• Material supplied
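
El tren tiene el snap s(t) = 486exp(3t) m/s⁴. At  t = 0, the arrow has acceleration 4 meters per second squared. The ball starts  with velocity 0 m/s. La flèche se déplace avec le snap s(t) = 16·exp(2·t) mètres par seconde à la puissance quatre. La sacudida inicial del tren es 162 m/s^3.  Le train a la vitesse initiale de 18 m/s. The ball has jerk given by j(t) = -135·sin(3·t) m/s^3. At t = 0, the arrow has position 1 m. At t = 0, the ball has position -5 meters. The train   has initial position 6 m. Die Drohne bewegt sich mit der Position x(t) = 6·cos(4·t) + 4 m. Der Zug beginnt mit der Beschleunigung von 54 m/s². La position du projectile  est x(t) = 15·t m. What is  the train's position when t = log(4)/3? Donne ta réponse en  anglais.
Starting from snap s(t) = 486·exp(3·t), we take 4 antiderivatives. Integrating snap and using the initial condition j(0) = 162, we get j(t) = 162·exp(3·t). The integral of jerk, with a(0) = 54, gives acceleration: a(t) = 54·exp(3·t). Integrating acceleration and using the initial condition v(0) = 18, we get v(t) = 18·exp(3·t). The antiderivative of velocity is position. Using x(0) = 6, we get x(t) = 6·exp(3·t). We have position x(t) = 6·exp(3·t). Substituting t = log(4)/3: x(log(4)/3) = 24.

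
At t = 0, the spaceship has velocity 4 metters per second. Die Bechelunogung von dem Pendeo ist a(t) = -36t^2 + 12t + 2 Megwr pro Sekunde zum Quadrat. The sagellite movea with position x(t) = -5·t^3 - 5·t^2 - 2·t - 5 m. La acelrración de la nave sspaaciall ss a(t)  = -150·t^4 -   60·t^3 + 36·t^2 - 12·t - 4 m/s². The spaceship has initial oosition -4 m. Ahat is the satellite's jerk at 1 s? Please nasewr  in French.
Nous devons dériver notre équation de la position x(t) = -5·t^3 - 5·t^2 - 2·t - 5 3 fois. En prenant d/dt de x(t), nous trouvons v(t) = -15·t^2 - 10·t - 2. La dérivée de la vitesse donne l'accélération: a(t) = -30·t - 10. La dérivée de l'accélération donne le jerk: j(t) = -30. De l'équation du jerk j(t) = -30, nous substituons t = 1 pour obtenir j = -30.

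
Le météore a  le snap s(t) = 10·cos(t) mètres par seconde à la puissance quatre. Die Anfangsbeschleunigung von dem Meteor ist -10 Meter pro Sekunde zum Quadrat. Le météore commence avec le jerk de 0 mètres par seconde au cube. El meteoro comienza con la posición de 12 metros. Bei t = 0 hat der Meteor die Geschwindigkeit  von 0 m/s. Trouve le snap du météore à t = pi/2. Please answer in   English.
From the given snap equation s(t) = 10·cos(t), we substitute t = pi/2 to get s = 0.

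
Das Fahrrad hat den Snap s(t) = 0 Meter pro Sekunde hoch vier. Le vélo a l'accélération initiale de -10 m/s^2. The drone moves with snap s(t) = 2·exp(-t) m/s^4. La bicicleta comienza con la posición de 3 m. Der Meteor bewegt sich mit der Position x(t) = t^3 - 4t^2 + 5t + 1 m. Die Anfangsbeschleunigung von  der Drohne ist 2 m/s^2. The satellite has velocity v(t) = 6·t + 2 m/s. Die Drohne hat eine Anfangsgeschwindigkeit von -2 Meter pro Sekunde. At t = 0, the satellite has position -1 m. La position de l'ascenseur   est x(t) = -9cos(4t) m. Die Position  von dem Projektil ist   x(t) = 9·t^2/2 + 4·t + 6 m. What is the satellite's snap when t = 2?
We must differentiate our velocity equation v(t) = 6·t + 2 3 times. Taking d/dt of v(t), we find a(t) = 6. Taking d/dt of a(t), we find j(t) = 0. Differentiating jerk, we get snap: s(t) = 0. We have snap s(t) = 0. Substituting t = 2: s(2) = 0.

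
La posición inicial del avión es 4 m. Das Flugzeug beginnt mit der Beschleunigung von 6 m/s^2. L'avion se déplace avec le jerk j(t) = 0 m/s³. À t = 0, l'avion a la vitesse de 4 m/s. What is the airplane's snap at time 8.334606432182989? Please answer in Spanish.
Debemos derivar nuestra ecuación de la sacudida j(t) = 0 1 vez. La derivada de la sacudida da el snap: s(t) = 0. Usando s(t) = 0 y sustituyendo t = 8.334606432182989, encontramos s = 0.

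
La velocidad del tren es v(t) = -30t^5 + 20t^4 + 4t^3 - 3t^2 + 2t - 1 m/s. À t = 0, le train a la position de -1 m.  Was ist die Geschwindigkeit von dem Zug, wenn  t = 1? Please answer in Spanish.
Tenemos la velocidad v(t) = -30·t^5 + 20·t^4 + 4·t^3 - 3·t^2 + 2·t - 1. Sustituyendo t = 1: v(1) = -8.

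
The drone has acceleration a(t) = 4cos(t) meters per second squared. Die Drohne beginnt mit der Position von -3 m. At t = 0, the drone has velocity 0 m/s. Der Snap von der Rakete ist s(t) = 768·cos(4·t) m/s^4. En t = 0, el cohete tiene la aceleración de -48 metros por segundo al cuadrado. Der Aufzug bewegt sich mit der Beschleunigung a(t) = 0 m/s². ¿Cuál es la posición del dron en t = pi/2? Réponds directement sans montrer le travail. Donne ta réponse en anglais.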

• Exercise prompt
Every record above is to be given again precisely.

• Reply
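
El tren tiene el snap s(t) = 486exp(3t) m/s⁴. At  t = 0, the arrow has acceleration 4 meters per second squared. The ball starts  with velocity 0 m/s. La flèche se déplace avec le snap s(t) = 16·exp(2·t) mètres par seconde à la puissance quatre. La sacudida inicial del tren es 162 m/s^3.  Le train a la vitesse initiale de 18 m/s. The ball has jerk given by j(t) = -135·sin(3·t) m/s^3. At t = 0, the arrow has position 1 m. At t = 0, the ball has position -5 meters. The train   has initial position 6 m. Die Drohne bewegt sich mit der Position x(t) = 6·cos(4·t) + 4 m. Der Zug beginnt mit der Beschleunigung von 54 m/s². La position du projectile  est x(t) = 15·t m. What is  the train's position when t = log(4)/3? Donne ta réponse en  anglais.
Starting from snap s(t) = 486·exp(3·t), we take 4 antiderivatives. Integrating snap and using the initial condition j(0) = 162, we get j(t) = 162·exp(3·t). The integral of jerk, with a(0) = 54, gives acceleration: a(t) = 54·exp(3·t). Integrating acceleration and using the initial condition v(0) = 18, we get v(t) = 18·exp(3·t). The antiderivative of velocity is position. Using x(0) = 6, we get x(t) = 6·exp(3·t). We have position x(t) = 6·exp(3·t). Substituting t = log(4)/3: x(log(4)/3) = 24.

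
At t = 0, the spaceship has velocity 4 metters per second. Die Bechelunogung von dem Pendeo ist a(t) = -36t^2 + 12t + 2 Megwr pro Sekunde zum Quadrat. The sagellite movea with position x(t) = -5·t^3 - 5·t^2 - 2·t - 5 m. La acelrración de la nave sspaaciall ss a(t)  = -150·t^4 -   60·t^3 + 36·t^2 - 12·t - 4 m/s². The spaceship has initial oosition -4 m. Ahat is the satellite's jerk at 1 s? Please nasewr  in French.
Nous devons dériver notre équation de la position x(t) = -5·t^3 - 5·t^2 - 2·t - 5 3 fois. En prenant d/dt de x(t), nous trouvons v(t) = -15·t^2 - 10·t - 2. La dérivée de la vitesse donne l'accélération: a(t) = -30·t - 10. La dérivée de l'accélération donne le jerk: j(t) = -30. De l'équation du jerk j(t) = -30, nous substituons t = 1 pour obtenir j = -30.

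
Le météore a  le snap s(t) = 10·cos(t) mètres par seconde à la puissance quatre. Die Anfangsbeschleunigung von dem Meteor ist -10 Meter pro Sekunde zum Quadrat. Le météore commence avec le jerk de 0 mètres par seconde au cube. El meteoro comienza con la posición de 12 metros. Bei t = 0 hat der Meteor die Geschwindigkeit  von 0 m/s. Trouve le snap du météore à t = pi/2. Please answer in   English.
From the given snap equation s(t) = 10·cos(t), we substitute t = pi/2 to get s = 0.

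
Das Fahrrad hat den Snap s(t) = 0 Meter pro Sekunde hoch vier. Le vélo a l'accélération initiale de -10 m/s^2. The drone moves with snap s(t) = 2·exp(-t) m/s^4. La bicicleta comienza con la posición de 3 m. Der Meteor bewegt sich mit der Position x(t) = t^3 - 4t^2 + 5t + 1 m. Die Anfangsbeschleunigung von  der Drohne ist 2 m/s^2. The satellite has velocity v(t) = 6·t + 2 m/s. Die Drohne hat eine Anfangsgeschwindigkeit von -2 Meter pro Sekunde. At t = 0, the satellite has position -1 m. La position de l'ascenseur   est x(t) = -9cos(4t) m. Die Position  von dem Projektil ist   x(t) = 9·t^2/2 + 4·t + 6 m. What is the satellite's snap when t = 2?
We must differentiate our velocity equation v(t) = 6·t + 2 3 times. Taking d/dt of v(t), we find a(t) = 6. Taking d/dt of a(t), we find j(t) = 0. Differentiating jerk, we get snap: s(t) = 0. We have snap s(t) = 0. Substituting t = 2: s(2) = 0.

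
La posición inicial del avión es 4 m. Das Flugzeug beginnt mit der Beschleunigung von 6 m/s^2. L'avion se déplace avec le jerk j(t) = 0 m/s³. À t = 0, l'avion a la vitesse de 4 m/s. What is the airplane's snap at time 8.334606432182989? Please answer in Spanish.
Debemos derivar nuestra ecuación de la sacudida j(t) = 0 1 vez. La derivada de la sacudida da el snap: s(t) = 0. Usando s(t) = 0 y sustituyendo t = 8.334606432182989, encontramos s = 0.

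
La velocidad del tren es v(t) = -30t^5 + 20t^4 + 4t^3 - 3t^2 + 2t - 1 m/s. À t = 0, le train a la position de -1 m.  Was ist die Geschwindigkeit von dem Zug, wenn  t = 1? Please answer in Spanish.
Tenemos la velocidad v(t) = -30·t^5 + 20·t^4 + 4·t^3 - 3·t^2 + 2·t - 1. Sustituyendo t = 1: v(1) = -8.

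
The drone has acceleration a(t) = 4cos(t) meters per second squared. Die Drohne beginnt mit der Position von -3 m. At t = 0, the drone has velocity 0 m/s. Der Snap von der Rakete ist s(t) = 768·cos(4·t) m/s^4. En t = 0, el cohete tiene la aceleración de -48 metros por segundo al cuadrado. Der Aufzug bewegt sich mit der Beschleunigung a(t) = 0 m/s². ¿Cuál es la posición del dron en t = pi/2? Réponds directement sans montrer le travail. Donne ta réponse en anglais.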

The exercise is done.